WHAT THE EXERCISE ASKS: Starting at the top of the records, output every line through the one that contains "(l^2 + 5*l - 6)/(l^2", keeping each exactly as it appears.

-=-=-

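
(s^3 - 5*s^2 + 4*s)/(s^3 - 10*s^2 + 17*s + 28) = s*(s - 1)/(s^2 - 6*s - 7)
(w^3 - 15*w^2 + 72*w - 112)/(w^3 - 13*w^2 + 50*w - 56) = (w - 4)/(w - 2)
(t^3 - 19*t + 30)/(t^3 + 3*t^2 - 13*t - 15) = (t - 2)/(t + 1)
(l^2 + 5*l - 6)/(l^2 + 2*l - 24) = (l - 1)/(l - 4)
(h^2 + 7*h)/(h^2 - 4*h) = (h + 7)/(h - 4)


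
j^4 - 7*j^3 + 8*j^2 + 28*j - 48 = (j - 4)*(j - 3)*(j - 2)*(j + 2)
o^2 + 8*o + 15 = (o + 3)*(o + 5)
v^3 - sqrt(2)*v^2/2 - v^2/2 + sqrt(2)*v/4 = v*(v - 1/2)*(v - sqrt(2)/2)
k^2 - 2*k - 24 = (k - 6)*(k + 4)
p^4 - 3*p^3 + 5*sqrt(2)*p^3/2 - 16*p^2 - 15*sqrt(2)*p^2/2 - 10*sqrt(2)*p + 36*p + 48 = (p - 4)*(p + 1)*(p - 3*sqrt(2)/2)*(p + 4*sqrt(2))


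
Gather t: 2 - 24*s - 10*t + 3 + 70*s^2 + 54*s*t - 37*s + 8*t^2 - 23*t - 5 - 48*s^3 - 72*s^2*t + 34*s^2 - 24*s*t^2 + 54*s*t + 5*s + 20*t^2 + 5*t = -48*s^3 + 104*s^2 - 56*s + t^2*(28 - 24*s) + t*(-72*s^2 + 108*s - 28)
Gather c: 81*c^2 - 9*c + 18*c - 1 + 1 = 81*c^2 + 9*c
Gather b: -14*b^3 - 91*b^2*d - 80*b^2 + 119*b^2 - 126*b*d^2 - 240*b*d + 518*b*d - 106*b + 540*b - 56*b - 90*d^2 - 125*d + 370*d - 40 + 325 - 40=-14*b^3 + b^2*(39 - 91*d) + b*(-126*d^2 + 278*d + 378) - 90*d^2 + 245*d + 245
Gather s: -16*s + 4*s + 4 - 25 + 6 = -12*s - 15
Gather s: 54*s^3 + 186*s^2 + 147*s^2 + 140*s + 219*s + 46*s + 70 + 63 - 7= 54*s^3 + 333*s^2 + 405*s + 126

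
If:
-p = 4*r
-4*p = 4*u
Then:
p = -u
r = u/4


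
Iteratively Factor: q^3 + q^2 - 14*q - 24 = (q - 4)*(q^2 + 5*q + 6) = (q - 4)*(q + 2)*(q + 3)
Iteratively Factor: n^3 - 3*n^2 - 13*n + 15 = (n + 3)*(n^2 - 6*n + 5) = (n - 1)*(n + 3)*(n - 5)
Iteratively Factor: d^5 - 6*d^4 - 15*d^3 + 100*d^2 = (d)*(d^4 - 6*d^3 - 15*d^2 + 100*d) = d*(d - 5)*(d^3 - d^2 - 20*d) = d^2*(d - 5)*(d^2 - d - 20) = d^2*(d - 5)*(d + 4)*(d - 5)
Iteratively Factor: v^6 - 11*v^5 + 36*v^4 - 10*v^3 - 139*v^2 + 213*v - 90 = (v - 1)*(v^5 - 10*v^4 + 26*v^3 + 16*v^2 - 123*v + 90) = (v - 1)*(v + 2)*(v^4 - 12*v^3 + 50*v^2 - 84*v + 45) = (v - 3)*(v - 1)*(v + 2)*(v^3 - 9*v^2 + 23*v - 15) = (v - 3)^2*(v - 1)*(v + 2)*(v^2 - 6*v + 5) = (v - 3)^2*(v - 1)^2*(v + 2)*(v - 5)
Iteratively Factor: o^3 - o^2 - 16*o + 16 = (o + 4)*(o^2 - 5*o + 4) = (o - 1)*(o + 4)*(o - 4)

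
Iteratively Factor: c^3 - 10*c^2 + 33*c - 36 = (c - 3)*(c^2 - 7*c + 12) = (c - 3)^2*(c - 4)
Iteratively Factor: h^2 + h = (h)*(h + 1)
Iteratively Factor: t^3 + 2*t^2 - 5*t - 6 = (t + 1)*(t^2 + t - 6) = (t - 2)*(t + 1)*(t + 3)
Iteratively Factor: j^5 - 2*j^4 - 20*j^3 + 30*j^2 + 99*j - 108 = (j - 1)*(j^4 - j^3 - 21*j^2 + 9*j + 108) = (j - 4)*(j - 1)*(j^3 + 3*j^2 - 9*j - 27) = (j - 4)*(j - 1)*(j + 3)*(j^2 - 9) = (j - 4)*(j - 3)*(j - 1)*(j + 3)*(j + 3)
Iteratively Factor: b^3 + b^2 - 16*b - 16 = (b - 4)*(b^2 + 5*b + 4) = (b - 4)*(b + 1)*(b + 4)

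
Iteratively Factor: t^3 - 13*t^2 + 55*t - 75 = (t - 5)*(t^2 - 8*t + 15) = (t - 5)*(t - 3)*(t - 5)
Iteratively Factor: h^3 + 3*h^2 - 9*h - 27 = (h + 3)*(h^2 - 9) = (h + 3)^2*(h - 3)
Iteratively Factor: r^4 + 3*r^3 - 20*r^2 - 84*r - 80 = (r + 2)*(r^3 + r^2 - 22*r - 40) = (r + 2)*(r + 4)*(r^2 - 3*r - 10) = (r - 5)*(r + 2)*(r + 4)*(r + 2)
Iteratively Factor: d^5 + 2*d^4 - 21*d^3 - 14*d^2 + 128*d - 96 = (d + 4)*(d^4 - 2*d^3 - 13*d^2 + 38*d - 24) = (d - 1)*(d + 4)*(d^3 - d^2 - 14*d + 24) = (d - 1)*(d + 4)^2*(d^2 - 5*d + 6) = (d - 3)*(d - 1)*(d + 4)^2*(d - 2)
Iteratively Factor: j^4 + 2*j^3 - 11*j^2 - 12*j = (j + 4)*(j^3 - 2*j^2 - 3*j) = j*(j + 4)*(j^2 - 2*j - 3) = j*(j - 3)*(j + 4)*(j + 1)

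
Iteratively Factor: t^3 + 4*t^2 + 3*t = (t)*(t^2 + 4*t + 3) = t*(t + 3)*(t + 1)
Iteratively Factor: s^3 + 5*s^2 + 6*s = (s)*(s^2 + 5*s + 6) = s*(s + 2)*(s + 3)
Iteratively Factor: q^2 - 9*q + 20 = (q - 4)*(q - 5)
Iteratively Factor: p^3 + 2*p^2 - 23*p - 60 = (p + 3)*(p^2 - p - 20) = (p - 5)*(p + 3)*(p + 4)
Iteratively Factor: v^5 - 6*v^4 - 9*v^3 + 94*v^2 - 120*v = (v + 4)*(v^4 - 10*v^3 + 31*v^2 - 30*v) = (v - 5)*(v + 4)*(v^3 - 5*v^2 + 6*v) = (v - 5)*(v - 2)*(v + 4)*(v^2 - 3*v) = v*(v - 5)*(v - 2)*(v + 4)*(v - 3)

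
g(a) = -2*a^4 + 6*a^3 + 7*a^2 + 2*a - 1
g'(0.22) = 5.87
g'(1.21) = 31.12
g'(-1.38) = 37.98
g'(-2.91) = 310.82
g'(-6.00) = 2294.00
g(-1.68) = -28.98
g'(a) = -8*a^3 + 18*a^2 + 14*a + 2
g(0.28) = 0.23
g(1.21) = 18.01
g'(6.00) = -994.00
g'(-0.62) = 2.15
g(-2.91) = -238.81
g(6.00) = -1033.00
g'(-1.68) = 67.22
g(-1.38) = -13.45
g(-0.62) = -1.27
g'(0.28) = 7.16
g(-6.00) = -3649.00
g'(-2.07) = 121.11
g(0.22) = -0.16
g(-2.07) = -65.08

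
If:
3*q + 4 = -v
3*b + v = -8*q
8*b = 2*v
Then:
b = -32/11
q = 28/11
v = -128/11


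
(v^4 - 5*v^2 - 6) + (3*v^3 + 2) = v^4 + 3*v^3 - 5*v^2 - 4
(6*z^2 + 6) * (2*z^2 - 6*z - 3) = 12*z^4 - 36*z^3 - 6*z^2 - 36*z - 18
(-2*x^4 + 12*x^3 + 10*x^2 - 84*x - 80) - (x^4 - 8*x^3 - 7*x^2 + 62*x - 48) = -3*x^4 + 20*x^3 + 17*x^2 - 146*x - 32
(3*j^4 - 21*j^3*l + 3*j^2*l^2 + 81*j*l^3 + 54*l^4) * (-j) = -3*j^5 + 21*j^4*l - 3*j^3*l^2 - 81*j^2*l^3 - 54*j*l^4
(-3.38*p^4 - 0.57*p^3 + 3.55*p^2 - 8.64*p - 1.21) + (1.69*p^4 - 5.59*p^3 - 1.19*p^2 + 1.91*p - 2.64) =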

-=-=-

RESPONSE TO THE TASK:
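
(s^3 - 5*s^2 + 4*s)/(s^3 - 10*s^2 + 17*s + 28) = s*(s - 1)/(s^2 - 6*s - 7)
(w^3 - 15*w^2 + 72*w - 112)/(w^3 - 13*w^2 + 50*w - 56) = (w - 4)/(w - 2)
(t^3 - 19*t + 30)/(t^3 + 3*t^2 - 13*t - 15) = (t - 2)/(t + 1)
(l^2 + 5*l - 6)/(l^2 + 2*l - 24) = (l - 1)/(l - 4)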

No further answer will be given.